**Your instructions:** From the entries below, copy exactly the lines from the one that contains "val[v] = init[v]" through the one that contains "b-2] clipped to [−3,3]; f(⊥)=⊥", both included, and only those.

**Records for this task:**

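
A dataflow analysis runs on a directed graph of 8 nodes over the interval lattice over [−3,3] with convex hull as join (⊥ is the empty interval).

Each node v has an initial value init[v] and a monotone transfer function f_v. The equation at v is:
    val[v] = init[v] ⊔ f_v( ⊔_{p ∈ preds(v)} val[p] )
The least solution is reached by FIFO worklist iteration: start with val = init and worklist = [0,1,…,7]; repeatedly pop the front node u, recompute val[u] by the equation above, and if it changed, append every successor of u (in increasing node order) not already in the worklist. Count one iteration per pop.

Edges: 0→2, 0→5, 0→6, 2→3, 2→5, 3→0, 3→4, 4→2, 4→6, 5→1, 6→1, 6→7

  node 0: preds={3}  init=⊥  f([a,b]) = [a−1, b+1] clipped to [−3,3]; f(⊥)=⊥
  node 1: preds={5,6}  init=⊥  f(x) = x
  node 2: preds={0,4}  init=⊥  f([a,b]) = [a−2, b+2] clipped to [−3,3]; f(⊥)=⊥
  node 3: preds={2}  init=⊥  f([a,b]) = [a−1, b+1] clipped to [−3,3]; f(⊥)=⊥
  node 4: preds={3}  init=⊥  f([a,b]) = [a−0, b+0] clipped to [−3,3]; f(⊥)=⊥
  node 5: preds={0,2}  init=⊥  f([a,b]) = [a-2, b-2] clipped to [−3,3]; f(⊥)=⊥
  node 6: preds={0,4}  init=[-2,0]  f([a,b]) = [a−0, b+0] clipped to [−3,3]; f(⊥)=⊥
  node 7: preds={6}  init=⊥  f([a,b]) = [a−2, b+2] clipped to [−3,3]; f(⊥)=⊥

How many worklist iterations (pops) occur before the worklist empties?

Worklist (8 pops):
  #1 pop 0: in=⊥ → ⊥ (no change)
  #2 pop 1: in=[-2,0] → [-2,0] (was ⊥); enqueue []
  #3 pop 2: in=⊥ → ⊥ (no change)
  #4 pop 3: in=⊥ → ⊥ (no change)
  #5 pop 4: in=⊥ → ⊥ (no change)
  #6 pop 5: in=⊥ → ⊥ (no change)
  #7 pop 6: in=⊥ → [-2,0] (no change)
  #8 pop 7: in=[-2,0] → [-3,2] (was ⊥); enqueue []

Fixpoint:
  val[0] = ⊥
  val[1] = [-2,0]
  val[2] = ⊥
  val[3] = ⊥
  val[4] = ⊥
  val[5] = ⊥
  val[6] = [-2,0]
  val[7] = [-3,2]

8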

**Final answer:**
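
    val[v] = init[v] ⊔ f_v( ⊔_{p ∈ preds(v)} val[p] )
The least solution is reached by FIFO worklist iteration: start with val = init and worklist = [0,1,…,7]; repeatedly pop the front node u, recompute val[u] by the equation above, and if it changed, append every successor of u (in increasing node order) not already in the worklist. Count one iteration per pop.

Edges: 0→2, 0→5, 0→6, 2→3, 2→5, 3→0, 3→4, 4→2, 4→6, 5→1, 6→1, 6→7

  node 0: preds={3}  init=⊥  f([a,b]) = [a−1, b+1] clipped to [−3,3]; f(⊥)=⊥
  node 1: preds={5,6}  init=⊥  f(x) = x
  node 2: preds={0,4}  init=⊥  f([a,b]) = [a−2, b+2] clipped to [−3,3]; f(⊥)=⊥
  node 3: preds={2}  init=⊥  f([a,b]) = [a−1, b+1] clipped to [−3,3]; f(⊥)=⊥
  node 4: preds={3}  init=⊥  f([a,b]) = [a−0, b+0] clipped to [−3,3]; f(⊥)=⊥
  node 5: preds={0,2}  init=⊥  f([a,b]) = [a-2, b-2] clipped to [−3,3]; f(⊥)=⊥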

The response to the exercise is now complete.